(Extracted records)
--- --- ---

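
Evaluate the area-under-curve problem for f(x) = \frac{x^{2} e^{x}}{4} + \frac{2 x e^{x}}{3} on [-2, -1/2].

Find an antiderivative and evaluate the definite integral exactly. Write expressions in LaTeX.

Antiderivative: F(x) = \frac{x^{2} e^{x}}{4} + \frac{x e^{x}}{6} - \frac{e^{x}}{6}; value = - \frac{3}{16 e^{\frac{1}{2}}} - \frac{1}{2 e^{2}}

Recognize the product-rule pattern: f = u'v + uv' with u = \frac{x^{2}}{4} + \frac{x}{6} - \frac{1}{6}, v = e^{x}, so integration by parts undoes it.
F(x) = \frac{x^{2} e^{x}}{4} + \frac{x e^{x}}{6} - \frac{e^{x}}{6} is an antiderivative of f.
Check: d/dx[\frac{x^{2} e^{x}}{4} + \frac{x e^{x}}{6} - \frac{e^{x}}{6}] = \frac{x^{2} e^{x}}{4} + \frac{2 x e^{x}}{3} = f(x).
F(-1/2) = - \frac{3}{16 e^{\frac{1}{2}}}; F(-2) = \frac{1}{2 e^{2}}.
Integral = F(-1/2) - F(-2) = - \frac{3}{16 e^{\frac{1}{2}}} - \frac{1}{2 e^{2}}.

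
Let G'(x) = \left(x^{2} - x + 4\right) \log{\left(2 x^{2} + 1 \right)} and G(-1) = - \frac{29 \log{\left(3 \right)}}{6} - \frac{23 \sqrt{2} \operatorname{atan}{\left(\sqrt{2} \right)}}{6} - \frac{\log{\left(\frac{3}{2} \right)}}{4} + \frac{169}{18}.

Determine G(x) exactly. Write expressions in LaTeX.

G(x) = \frac{x^{3} \log{\left(2 x^{2} + 1 \right)}}{3} - \frac{2 x^{3}}{9} - \frac{x^{2} \log{\left(2 x^{2} + 1 \right)}}{2} + \frac{x^{2}}{2} + 4 x \log{\left(2 x^{2} + 1 \right)} - \frac{23 x}{3} - \frac{\log{\left(x^{2} + \frac{1}{2} \right)}}{4} + \frac{23 \sqrt{2} \operatorname{atan}{\left(\sqrt{2} x \right)}}{6} + 1

Any candidate G(x) must reproduce the stated G'(x) exactly.
A general antiderivative is - \frac{2 x^{3}}{9} + \frac{x^{2}}{2} - \frac{23 x}{3} + \left(\frac{x^{3}}{3} - \frac{x^{2}}{2} + 4 x\right) \log{\left(2 x^{2} + 1 \right)} - \frac{\log{\left(x^{2} + \frac{1}{2} \right)}}{4} + \frac{23 \sqrt{2} \operatorname{atan}{\left(\sqrt{2} x \right)}}{6} + C.
The condition gives C = - \frac{29 \log{\left(3 \right)}}{6} - \frac{23 \sqrt{2} \operatorname{atan}{\left(\sqrt{2} \right)}}{6} - \frac{\log{\left(\frac{3}{2} \right)}}{4} + \frac{169}{18} - (- \frac{29 \log{\left(3 \right)}}{6} - \frac{23 \sqrt{2} \operatorname{atan}{\left(\sqrt{2} \right)}}{6} - \frac{\log{\left(\frac{3}{2} \right)}}{4} + \frac{151}{18}) = 1.
So G(x) = \frac{x^{3} \log{\left(2 x^{2} + 1 \right)}}{3} - \frac{2 x^{3}}{9} - \frac{x^{2} \log{\left(2 x^{2} + 1 \right)}}{2} + \frac{x^{2}}{2} + 4 x \log{\left(2 x^{2} + 1 \right)} - \frac{23 x}{3} - \frac{\log{\left(x^{2} + \frac{1}{2} \right)}}{4} + \frac{23 \sqrt{2} \operatorname{atan}{\left(\sqrt{2} x \right)}}{6} + 1.
Check: d/dx[\frac{x^{3} \log{\left(2 x^{2} + 1 \right)}}{3} - \frac{2 x^{3}}{9} - \frac{x^{2} \log{\left(2 x^{2} + 1 \right)}}{2} + \frac{x^{2}}{2} + 4 x \log{\left(2 x^{2} + 1 \right)} - \frac{23 x}{3} - \frac{\log{\left(x^{2} + \frac{1}{2} \right)}}{4} + \frac{23 \sqrt{2} \operatorname{atan}{\left(\sqrt{2} x \right)}}{6} + 1] = x^{2} \log{\left(2 x^{2} + 1 \right)} - x \log{\left(2 x^{2} + 1 \right)} + 4 \log{\left(2 x^{2} + 1 \right)}, which equals G'(x).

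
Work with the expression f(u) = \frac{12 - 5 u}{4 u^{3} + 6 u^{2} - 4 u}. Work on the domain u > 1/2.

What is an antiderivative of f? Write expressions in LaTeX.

An antiderivative is F(u) = - 3 \log{\left(u \right)} + \frac{19 \log{\left(u - \frac{1}{2} \right)}}{10} + \frac{11 \log{\left(u + 2 \right)}}{10}.

The denominator factors as 2 u \left(u + 2\right) \left(2 u - 1\right); partial fractions split f into directly integrable pieces: \frac{19}{5 \left(2 u - 1\right)} + \frac{11}{10 \left(u + 2\right)} - \frac{3}{u}.
Check: d/du[- 3 \log{\left(u \right)} + \frac{19 \log{\left(u - \frac{1}{2} \right)}}{10} + \frac{11 \log{\left(u + 2 \right)}}{10}] = \frac{12 - 5 u}{4 u^{3} + 6 u^{2} - 4 u} = f(u).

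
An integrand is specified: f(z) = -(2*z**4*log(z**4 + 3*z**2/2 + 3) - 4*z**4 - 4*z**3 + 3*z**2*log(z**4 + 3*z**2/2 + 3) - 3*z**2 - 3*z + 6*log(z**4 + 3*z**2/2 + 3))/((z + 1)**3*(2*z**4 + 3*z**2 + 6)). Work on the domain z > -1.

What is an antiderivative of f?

f has the shape u'v + uv' for u = 1/(2*(z + 1)**2) and v = log(z**4 + 3*z**2/2 + 3) — it is the derivative of the product u*v.
Check: d/dz[log(z**4 + 3*z**2/2 + 3)/(2*(z + 1)**2)] = (-2*z**4*log(z**4 + 3*z**2/2 + 3) + 4*z**4 + 4*z**3 - 3*z**2*log(z**4 + 3*z**2/2 + 3) + 3*z**2 + 3*z - 6*log(z**4 + 3*z**2/2 + 3))/(2*z**7 + 6*z**6 + 9*z**5 + 11*z**4 + 15*z**3 + 21*z**2 + 18*z + 6), which equals f(z).

An antiderivative is F(z) = log(z**4 + 3*z**2/2 + 3)/(2*(z + 1)**2).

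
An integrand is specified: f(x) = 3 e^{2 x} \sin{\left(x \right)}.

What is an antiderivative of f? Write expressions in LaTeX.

Differentiate the proposed F(x) back; it has to land on f(x) exactly.
Check: d/dx[\frac{6 e^{2 x} \sin{\left(x \right)}}{5} - \frac{3 e^{2 x} \cos{\left(x \right)}}{5}] = 3 e^{2 x} \sin{\left(x \right)} = f(x).

An antiderivative is F(x) = \frac{6 e^{2 x} \sin{\left(x \right)}}{5} - \frac{3 e^{2 x} \cos{\left(x \right)}}{5}.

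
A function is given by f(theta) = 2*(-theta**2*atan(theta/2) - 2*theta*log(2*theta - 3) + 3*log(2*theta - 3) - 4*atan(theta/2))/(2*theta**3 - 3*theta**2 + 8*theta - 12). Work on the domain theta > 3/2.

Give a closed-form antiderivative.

An antiderivative is F(theta) = -log(2*theta - 3)*atan(theta/2).

f has the shape u'v + uv' for u = -atan(theta/2) and v = log(2*theta - 3) — it is the derivative of the product u*v.
Check: d/dtheta[-log(2*theta - 3)*atan(theta/2)] = (-2*theta**2*atan(theta/2) - 4*theta*log(2*theta - 3) + 6*log(2*theta - 3) - 8*atan(theta/2))/(2*theta**3 - 3*theta**2 + 8*theta - 12), which equals f(theta).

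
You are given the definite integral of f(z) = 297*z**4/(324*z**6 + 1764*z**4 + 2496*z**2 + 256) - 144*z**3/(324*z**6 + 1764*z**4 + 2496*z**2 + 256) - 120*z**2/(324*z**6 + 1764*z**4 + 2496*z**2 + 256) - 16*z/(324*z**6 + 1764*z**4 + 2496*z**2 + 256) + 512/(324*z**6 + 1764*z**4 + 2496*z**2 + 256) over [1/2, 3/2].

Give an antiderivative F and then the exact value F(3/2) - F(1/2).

Antiderivative: F(z) = (27*z**2*atan(3*z) - 24*z + 72*atan(3*z) + 8)/(36*z**2 + 96); value = -3*atan(3/2)/4 - 248/2065 + 3*atan(9/2)/4

The integrand splits into summands that can be handled one at a time.
F(z) = (27*z**2*atan(3*z) - 24*z + 72*atan(3*z) + 8)/(36*z**2 + 96) is an antiderivative of f.
Check: d/dz[(27*z**2*atan(3*z) - 24*z + 72*atan(3*z) + 8)/(36*z**2 + 96)] = (297*z**4 - 144*z**3 - 120*z**2 - 16*z + 512)/(324*z**6 + 1764*z**4 + 2496*z**2 + 256), which equals f(z).
F(3/2) = -28/177 + 3*atan(9/2)/4; F(1/2) = -4/105 + 3*atan(3/2)/4.
Integral = F(3/2) - F(1/2) = -3*atan(3/2)/4 - 248/2065 + 3*atan(9/2)/4.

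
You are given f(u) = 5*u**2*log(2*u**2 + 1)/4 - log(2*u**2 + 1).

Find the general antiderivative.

F(u) = (-20*u**3 + 6*u*(5*u**2 - 12)*log(2*u**2 + 1) + 174*u - 87*sqrt(2)*atan(sqrt(2)*u))/72 + C

The integrand splits into summands that can be handled one at a time.
Check: d/du[(-20*u**3 + 6*u*(5*u**2 - 12)*log(2*u**2 + 1) + 174*u - 87*sqrt(2)*atan(sqrt(2)*u))/72] = 5*u**2*log(2*u**2 + 1)/4 - log(2*u**2 + 1) = f(u).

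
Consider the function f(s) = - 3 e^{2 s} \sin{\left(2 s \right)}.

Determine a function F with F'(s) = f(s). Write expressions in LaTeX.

An antiderivative is F(s) = - \frac{3 e^{2 s} \sin{\left(2 s \right)}}{4} + \frac{3 e^{2 s} \cos{\left(2 s \right)}}{4}.

A candidate is checked by its d/ds: the result must match f(s).
Check: d/ds[- \frac{3 e^{2 s} \sin{\left(2 s \right)}}{4} + \frac{3 e^{2 s} \cos{\left(2 s \right)}}{4}] = - 3 e^{2 s} \sin{\left(2 s \right)} = f(s).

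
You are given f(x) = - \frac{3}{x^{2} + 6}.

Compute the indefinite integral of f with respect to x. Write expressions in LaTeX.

F(x) = - \frac{\sqrt{6} \operatorname{atan}{\left(\frac{\sqrt{6} x}{6} \right)}}{2} + C

Whatever form F(x) takes, F'(x) = f(x) is non-negotiable.
Check: d/dx[- \frac{\sqrt{6} \operatorname{atan}{\left(\frac{\sqrt{6} x}{6} \right)}}{2}] = - \frac{3}{x^{2} + 6} = f(x).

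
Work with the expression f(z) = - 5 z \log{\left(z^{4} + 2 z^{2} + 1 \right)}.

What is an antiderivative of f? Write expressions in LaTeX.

An antiderivative is F(z) = \frac{5 \left(- z^{2} \log{\left(z^{4} + 2 z^{2} + 1 \right)} + 2 z^{2} - 2 \log{\left(z^{2} + 1 \right)}\right)}{2}.

A candidate is checked by its d/dz: the result must match f(z).
Check: d/dz[\frac{5 \left(- z^{2} \log{\left(z^{4} + 2 z^{2} + 1 \right)} + 2 z^{2} - 2 \log{\left(z^{2} + 1 \right)}\right)}{2}] = - 5 z \log{\left(z^{4} + 2 z^{2} + 1 \right)} = f(z).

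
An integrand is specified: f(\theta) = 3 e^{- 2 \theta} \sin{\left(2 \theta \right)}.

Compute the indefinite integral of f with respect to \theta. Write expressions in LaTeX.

Differentiate the proposed F(\theta) back; it has to land on f(\theta) exactly.
Check: d/d\theta[\frac{3 \left(- \sin{\left(2 \theta \right)} - \cos{\left(2 \theta \right)}\right) e^{- 2 \theta}}{4}] = 3 e^{- 2 \theta} \sin{\left(2 \theta \right)} = f(\theta).

F(\theta) = \frac{3 \left(- \sin{\left(2 \theta \right)} - \cos{\left(2 \theta \right)}\right) e^{- 2 \theta}}{4} + C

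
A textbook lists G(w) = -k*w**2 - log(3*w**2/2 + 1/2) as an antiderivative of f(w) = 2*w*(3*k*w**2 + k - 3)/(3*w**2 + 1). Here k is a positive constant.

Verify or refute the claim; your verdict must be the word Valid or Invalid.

Invalid: d/dw[G] - f = -4*k*w, which is not 0.

d/dw[G] = (-6*k*w**3 - 2*k*w - 6*w)/(3*w**2 + 1)
d/dw[G] - f(w) = -4*k*w != 0.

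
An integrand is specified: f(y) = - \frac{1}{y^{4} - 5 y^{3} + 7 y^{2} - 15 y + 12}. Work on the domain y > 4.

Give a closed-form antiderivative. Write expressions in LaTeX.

The denominator factors as \left(y - 4\right) \left(y - 1\right) \left(y^{2} + 3\right); partial fractions split f into directly integrable pieces: - \frac{5 y + 1}{76 \left(y^{2} + 3\right)} + \frac{1}{12 \left(y - 1\right)} - \frac{1}{57 \left(y - 4\right)}.
Check: d/dy[- \frac{\log{\left(y - 4 \right)}}{57} + \frac{\log{\left(y - 1 \right)}}{12} - \frac{5 \log{\left(y^{2} + 3 \right)}}{152} - \frac{\sqrt{3} \operatorname{atan}{\left(\frac{\sqrt{3} y}{3} \right)}}{228}] = - \frac{1}{y^{4} - 5 y^{3} + 7 y^{2} - 15 y + 12} = f(y).

An antiderivative is F(y) = - \frac{\log{\left(y - 4 \right)}}{57} + \frac{\log{\left(y - 1 \right)}}{12} - \frac{5 \log{\left(y^{2} + 3 \right)}}{152} - \frac{\sqrt{3} \operatorname{atan}{\left(\frac{\sqrt{3} y}{3} \right)}}{228}.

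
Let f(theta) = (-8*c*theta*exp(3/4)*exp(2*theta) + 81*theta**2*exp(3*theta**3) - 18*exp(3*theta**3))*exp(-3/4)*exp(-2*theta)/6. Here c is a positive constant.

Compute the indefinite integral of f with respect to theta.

F(theta) = -(4*c*theta**2 - 9*exp(-3/4)*exp(-2*theta)*exp(3*theta**3))/6 + C

A candidate is checked by its d/dtheta: the result must match f(theta).
Check: d/dtheta[-(4*c*theta**2 - 9*exp(-3/4)*exp(-2*theta)*exp(3*theta**3))/6] = (-8*c*theta*exp(3/4)*exp(2*theta) + 81*theta**2*exp(3*theta**3) - 18*exp(3*theta**3))*exp(-3/4)*exp(-2*theta)/6 = f(theta).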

--- --- ---

(INSTRUCTIONS FOR THE TASK): Your answer must consist solely of the lines above between the line holding "You are given f(u)" and the line holding "Consider the function", inclusive, copied exactly.

(REPLY TO THE EXERCISE):
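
You are given f(u) = 5*u**2*log(2*u**2 + 1)/4 - log(2*u**2 + 1).

Find the general antiderivative.

F(u) = (-20*u**3 + 6*u*(5*u**2 - 12)*log(2*u**2 + 1) + 174*u - 87*sqrt(2)*atan(sqrt(2)*u))/72 + C

The integrand splits into summands that can be handled one at a time.
Check: d/du[(-20*u**3 + 6*u*(5*u**2 - 12)*log(2*u**2 + 1) + 174*u - 87*sqrt(2)*atan(sqrt(2)*u))/72] = 5*u**2*log(2*u**2 + 1)/4 - log(2*u**2 + 1) = f(u).

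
Consider the function f(s) = - 3 e^{2 s} \sin{\left(2 s \right)}.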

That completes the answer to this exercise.